* [Excerpted data]
%%
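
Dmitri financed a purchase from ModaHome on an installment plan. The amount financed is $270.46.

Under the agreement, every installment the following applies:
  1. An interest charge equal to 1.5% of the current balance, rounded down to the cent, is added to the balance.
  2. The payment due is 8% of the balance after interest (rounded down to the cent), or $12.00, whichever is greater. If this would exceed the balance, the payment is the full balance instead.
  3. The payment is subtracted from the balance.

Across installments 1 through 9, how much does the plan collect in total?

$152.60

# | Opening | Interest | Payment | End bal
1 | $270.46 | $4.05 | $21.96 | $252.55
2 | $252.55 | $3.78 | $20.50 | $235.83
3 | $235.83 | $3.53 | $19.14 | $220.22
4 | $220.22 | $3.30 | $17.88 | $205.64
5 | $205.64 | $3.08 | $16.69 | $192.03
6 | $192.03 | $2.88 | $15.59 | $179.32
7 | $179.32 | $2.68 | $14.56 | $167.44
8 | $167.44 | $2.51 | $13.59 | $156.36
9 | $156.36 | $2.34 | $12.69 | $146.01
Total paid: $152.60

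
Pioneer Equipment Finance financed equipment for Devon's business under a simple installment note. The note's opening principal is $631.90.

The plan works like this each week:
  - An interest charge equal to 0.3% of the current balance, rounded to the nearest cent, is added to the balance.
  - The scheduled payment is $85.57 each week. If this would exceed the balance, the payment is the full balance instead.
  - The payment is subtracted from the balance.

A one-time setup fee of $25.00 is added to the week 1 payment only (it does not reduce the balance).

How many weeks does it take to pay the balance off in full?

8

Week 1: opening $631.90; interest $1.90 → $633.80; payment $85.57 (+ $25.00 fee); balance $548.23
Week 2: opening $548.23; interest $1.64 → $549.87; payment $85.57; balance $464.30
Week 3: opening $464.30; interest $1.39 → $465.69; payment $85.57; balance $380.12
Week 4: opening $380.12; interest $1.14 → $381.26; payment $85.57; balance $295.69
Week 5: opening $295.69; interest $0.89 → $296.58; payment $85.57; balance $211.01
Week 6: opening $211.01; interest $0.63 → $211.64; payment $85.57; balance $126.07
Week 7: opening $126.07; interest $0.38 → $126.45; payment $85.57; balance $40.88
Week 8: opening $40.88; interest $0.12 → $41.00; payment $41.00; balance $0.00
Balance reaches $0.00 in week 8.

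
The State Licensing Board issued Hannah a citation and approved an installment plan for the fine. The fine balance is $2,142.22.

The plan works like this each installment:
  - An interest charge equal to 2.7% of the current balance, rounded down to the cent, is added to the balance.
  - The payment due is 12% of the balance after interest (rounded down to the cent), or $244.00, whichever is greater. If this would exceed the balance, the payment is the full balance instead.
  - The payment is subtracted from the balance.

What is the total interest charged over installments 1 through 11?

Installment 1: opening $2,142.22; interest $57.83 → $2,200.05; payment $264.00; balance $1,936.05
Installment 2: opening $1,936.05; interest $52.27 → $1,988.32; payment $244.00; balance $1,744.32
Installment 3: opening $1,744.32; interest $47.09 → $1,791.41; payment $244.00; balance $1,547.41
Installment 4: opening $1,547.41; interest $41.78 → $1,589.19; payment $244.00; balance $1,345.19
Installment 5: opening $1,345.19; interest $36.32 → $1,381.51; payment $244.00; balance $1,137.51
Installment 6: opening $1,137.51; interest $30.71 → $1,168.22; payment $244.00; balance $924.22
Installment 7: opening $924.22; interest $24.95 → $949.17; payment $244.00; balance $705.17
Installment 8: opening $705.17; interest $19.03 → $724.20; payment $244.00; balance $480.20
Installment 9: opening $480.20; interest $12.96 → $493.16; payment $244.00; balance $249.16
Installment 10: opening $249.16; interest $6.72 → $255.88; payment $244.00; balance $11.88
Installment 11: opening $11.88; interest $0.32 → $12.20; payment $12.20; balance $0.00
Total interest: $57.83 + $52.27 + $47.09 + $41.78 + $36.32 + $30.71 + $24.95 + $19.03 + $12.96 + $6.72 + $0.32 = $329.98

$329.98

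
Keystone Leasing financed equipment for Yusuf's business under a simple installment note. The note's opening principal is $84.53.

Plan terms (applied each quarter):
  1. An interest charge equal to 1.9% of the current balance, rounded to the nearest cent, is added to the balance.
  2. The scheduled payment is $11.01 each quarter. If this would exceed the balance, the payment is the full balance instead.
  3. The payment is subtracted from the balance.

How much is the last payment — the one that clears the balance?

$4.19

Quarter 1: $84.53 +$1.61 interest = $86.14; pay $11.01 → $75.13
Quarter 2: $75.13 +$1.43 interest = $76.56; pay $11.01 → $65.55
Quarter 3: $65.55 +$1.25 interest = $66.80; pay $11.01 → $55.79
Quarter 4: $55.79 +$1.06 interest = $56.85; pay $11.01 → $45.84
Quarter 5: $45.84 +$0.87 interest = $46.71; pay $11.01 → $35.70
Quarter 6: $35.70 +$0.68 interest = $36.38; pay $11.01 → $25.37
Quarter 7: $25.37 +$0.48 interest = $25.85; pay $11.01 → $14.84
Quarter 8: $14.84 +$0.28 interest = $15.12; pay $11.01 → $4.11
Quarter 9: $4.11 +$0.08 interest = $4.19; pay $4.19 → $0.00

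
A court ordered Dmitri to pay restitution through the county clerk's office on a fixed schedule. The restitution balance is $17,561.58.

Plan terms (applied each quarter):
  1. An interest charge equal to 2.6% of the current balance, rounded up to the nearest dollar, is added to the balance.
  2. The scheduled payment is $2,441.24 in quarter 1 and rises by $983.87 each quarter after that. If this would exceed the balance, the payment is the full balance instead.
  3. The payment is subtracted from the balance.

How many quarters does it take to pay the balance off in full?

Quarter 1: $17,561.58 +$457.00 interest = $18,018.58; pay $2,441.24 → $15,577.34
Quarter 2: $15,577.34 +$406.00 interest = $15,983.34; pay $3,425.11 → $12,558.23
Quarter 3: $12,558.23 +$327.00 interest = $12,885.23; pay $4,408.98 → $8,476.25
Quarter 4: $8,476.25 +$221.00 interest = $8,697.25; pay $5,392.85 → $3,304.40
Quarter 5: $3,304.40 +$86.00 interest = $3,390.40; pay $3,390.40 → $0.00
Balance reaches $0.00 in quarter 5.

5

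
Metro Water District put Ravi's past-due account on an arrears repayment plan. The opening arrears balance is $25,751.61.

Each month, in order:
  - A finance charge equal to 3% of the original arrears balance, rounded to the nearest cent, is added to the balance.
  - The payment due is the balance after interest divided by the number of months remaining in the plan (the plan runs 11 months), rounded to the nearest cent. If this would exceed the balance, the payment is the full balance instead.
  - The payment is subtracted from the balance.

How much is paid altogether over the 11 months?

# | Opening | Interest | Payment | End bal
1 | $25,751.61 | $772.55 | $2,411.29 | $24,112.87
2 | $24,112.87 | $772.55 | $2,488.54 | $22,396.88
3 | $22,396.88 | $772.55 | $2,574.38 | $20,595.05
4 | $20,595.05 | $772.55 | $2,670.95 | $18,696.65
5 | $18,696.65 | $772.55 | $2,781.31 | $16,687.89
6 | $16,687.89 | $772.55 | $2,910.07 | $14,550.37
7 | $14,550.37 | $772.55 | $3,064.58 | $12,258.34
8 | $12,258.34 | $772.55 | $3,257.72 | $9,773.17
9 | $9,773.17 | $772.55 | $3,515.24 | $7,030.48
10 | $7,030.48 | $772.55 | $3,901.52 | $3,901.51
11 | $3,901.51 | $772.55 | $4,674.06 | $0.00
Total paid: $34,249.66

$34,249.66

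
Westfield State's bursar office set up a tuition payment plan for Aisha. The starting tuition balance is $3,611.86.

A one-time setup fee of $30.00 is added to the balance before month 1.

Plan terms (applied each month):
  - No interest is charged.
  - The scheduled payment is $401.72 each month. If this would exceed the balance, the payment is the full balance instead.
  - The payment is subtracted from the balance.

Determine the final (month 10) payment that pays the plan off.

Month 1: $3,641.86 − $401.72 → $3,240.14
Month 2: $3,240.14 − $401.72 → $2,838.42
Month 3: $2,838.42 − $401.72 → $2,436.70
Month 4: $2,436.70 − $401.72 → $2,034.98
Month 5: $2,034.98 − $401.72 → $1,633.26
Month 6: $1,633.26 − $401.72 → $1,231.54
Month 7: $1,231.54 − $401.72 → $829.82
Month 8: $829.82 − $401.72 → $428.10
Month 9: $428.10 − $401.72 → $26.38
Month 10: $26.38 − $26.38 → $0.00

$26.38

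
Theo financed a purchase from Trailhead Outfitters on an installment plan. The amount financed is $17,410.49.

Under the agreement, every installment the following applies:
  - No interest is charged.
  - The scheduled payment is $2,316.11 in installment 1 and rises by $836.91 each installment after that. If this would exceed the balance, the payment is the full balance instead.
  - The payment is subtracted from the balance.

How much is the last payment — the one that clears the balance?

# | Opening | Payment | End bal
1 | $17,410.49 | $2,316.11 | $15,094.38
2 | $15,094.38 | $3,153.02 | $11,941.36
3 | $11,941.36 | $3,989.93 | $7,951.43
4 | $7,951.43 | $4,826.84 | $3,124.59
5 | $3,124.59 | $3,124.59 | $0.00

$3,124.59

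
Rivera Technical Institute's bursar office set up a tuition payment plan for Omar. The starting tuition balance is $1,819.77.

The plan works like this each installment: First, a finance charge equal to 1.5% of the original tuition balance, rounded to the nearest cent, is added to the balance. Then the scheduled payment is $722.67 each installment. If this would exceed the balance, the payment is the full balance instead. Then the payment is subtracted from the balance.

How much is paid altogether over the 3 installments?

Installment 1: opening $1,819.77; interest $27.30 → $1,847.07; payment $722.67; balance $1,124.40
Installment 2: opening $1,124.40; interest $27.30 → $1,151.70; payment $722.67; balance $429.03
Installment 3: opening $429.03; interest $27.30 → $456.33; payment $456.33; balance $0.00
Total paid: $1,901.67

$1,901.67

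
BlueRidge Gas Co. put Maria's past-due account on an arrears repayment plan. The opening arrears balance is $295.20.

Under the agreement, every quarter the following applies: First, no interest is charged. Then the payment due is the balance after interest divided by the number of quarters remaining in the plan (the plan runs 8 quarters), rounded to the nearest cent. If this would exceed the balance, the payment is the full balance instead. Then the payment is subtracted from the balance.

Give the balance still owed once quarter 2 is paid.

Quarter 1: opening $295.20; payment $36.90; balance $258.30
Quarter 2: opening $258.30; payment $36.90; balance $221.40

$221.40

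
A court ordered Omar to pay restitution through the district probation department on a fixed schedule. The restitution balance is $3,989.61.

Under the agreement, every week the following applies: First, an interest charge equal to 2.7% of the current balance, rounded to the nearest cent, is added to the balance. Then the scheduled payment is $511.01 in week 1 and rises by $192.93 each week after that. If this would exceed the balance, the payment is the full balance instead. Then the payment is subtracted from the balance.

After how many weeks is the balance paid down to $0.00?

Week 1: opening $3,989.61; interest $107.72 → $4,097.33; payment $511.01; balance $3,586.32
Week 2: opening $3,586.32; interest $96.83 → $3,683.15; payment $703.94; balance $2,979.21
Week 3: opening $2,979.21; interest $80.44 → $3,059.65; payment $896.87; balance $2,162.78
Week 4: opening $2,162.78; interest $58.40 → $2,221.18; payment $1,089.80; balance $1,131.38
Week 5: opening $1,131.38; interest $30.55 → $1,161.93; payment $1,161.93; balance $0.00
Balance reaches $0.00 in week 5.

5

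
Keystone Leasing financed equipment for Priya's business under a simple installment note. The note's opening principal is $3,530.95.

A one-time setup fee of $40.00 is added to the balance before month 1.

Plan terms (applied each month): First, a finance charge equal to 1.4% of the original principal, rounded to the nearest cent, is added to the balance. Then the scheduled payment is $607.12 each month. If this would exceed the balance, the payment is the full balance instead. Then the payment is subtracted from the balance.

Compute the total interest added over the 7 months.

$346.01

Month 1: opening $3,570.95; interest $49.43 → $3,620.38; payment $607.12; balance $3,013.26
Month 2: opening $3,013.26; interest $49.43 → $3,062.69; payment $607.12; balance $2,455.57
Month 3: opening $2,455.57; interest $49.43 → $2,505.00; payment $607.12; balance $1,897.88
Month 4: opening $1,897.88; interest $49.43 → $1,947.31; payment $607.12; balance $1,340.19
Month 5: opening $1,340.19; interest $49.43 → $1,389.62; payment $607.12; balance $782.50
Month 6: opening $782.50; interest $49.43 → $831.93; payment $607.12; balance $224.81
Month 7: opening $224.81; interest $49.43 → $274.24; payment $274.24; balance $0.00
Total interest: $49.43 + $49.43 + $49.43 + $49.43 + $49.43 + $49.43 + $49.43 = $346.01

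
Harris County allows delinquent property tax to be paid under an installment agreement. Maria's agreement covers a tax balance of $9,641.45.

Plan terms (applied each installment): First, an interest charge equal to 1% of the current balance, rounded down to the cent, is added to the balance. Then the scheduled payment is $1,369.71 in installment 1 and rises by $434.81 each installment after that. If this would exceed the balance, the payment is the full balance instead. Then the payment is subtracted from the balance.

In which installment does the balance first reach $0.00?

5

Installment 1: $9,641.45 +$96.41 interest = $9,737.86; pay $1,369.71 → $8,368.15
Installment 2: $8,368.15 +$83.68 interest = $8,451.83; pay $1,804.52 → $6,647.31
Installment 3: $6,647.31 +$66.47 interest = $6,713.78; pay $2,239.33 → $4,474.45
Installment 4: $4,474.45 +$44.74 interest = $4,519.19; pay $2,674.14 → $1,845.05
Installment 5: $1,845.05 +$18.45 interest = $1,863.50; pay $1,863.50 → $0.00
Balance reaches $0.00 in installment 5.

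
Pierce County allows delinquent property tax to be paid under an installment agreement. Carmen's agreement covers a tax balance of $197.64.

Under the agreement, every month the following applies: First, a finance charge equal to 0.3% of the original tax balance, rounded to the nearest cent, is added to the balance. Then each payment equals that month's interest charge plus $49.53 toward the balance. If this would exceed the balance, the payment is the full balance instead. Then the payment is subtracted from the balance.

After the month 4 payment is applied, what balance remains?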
%%
* [Work instructions] With the line that contains "Under the agreement, every month" as the start, output every line through the end of the entries exactly. Add no other lines.

* [Exercise answer]
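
Under the agreement, every month the following applies: First, a finance charge equal to 0.3% of the original tax balance, rounded to the nearest cent, is added to the balance. Then each payment equals that month's interest charge plus $49.53 toward the balance. If this would exceed the balance, the payment is the full balance instead. Then the payment is subtracted from the balance.

After the month 4 payment is applied, what balance remains?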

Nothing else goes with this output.